Exercise brief
Work out how many lines in the records contain the word "updated", and give that number alone.

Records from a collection
☆ ☆ ☆ ☆ ☆ ☆ ☆
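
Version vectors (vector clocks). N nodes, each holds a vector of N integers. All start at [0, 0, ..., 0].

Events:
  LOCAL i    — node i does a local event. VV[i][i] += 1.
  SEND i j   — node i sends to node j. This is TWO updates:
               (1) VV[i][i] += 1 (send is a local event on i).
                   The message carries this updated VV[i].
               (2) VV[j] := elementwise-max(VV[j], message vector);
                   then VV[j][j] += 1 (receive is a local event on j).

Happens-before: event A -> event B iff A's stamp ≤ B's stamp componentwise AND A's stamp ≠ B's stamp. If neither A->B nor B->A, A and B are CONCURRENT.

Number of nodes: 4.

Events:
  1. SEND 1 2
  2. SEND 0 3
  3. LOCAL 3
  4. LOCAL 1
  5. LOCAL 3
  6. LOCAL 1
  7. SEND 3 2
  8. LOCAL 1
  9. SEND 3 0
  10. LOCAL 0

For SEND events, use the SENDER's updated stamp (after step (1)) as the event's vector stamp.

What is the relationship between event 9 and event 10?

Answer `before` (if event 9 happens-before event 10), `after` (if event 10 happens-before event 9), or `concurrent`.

Initial: VV[0]=[0, 0, 0, 0]
Initial: VV[1]=[0, 0, 0, 0]
Initial: VV[2]=[0, 0, 0, 0]
Initial: VV[3]=[0, 0, 0, 0]
Event 1: SEND 1->2: VV[1][1]++ -> VV[1]=[0, 1, 0, 0], msg_vec=[0, 1, 0, 0]; VV[2]=max(VV[2],msg_vec) then VV[2][2]++ -> VV[2]=[0, 1, 1, 0]
Event 2: SEND 0->3: VV[0][0]++ -> VV[0]=[1, 0, 0, 0], msg_vec=[1, 0, 0, 0]; VV[3]=max(VV[3],msg_vec) then VV[3][3]++ -> VV[3]=[1, 0, 0, 1]
Event 3: LOCAL 3: VV[3][3]++ -> VV[3]=[1, 0, 0, 2]
Event 4: LOCAL 1: VV[1][1]++ -> VV[1]=[0, 2, 0, 0]
Event 5: LOCAL 3: VV[3][3]++ -> VV[3]=[1, 0, 0, 3]
Event 6: LOCAL 1: VV[1][1]++ -> VV[1]=[0, 3, 0, 0]
Event 7: SEND 3->2: VV[3][3]++ -> VV[3]=[1, 0, 0, 4], msg_vec=[1, 0, 0, 4]; VV[2]=max(VV[2],msg_vec) then VV[2][2]++ -> VV[2]=[1, 1, 2, 4]
Event 8: LOCAL 1: VV[1][1]++ -> VV[1]=[0, 4, 0, 0]
Event 9: SEND 3->0: VV[3][3]++ -> VV[3]=[1, 0, 0, 5], msg_vec=[1, 0, 0, 5]; VV[0]=max(VV[0],msg_vec) then VV[0][0]++ -> VV[0]=[2, 0, 0, 5]
Event 10: LOCAL 0: VV[0][0]++ -> VV[0]=[3, 0, 0, 5]
Event 9 stamp: [1, 0, 0, 5]
Event 10 stamp: [3, 0, 0, 5]
[1, 0, 0, 5] <= [3, 0, 0, 5]? True
[3, 0, 0, 5] <= [1, 0, 0, 5]? False
Relation: before

Answer: before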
☆ ☆ ☆ ☆ ☆ ☆ ☆
Your response
2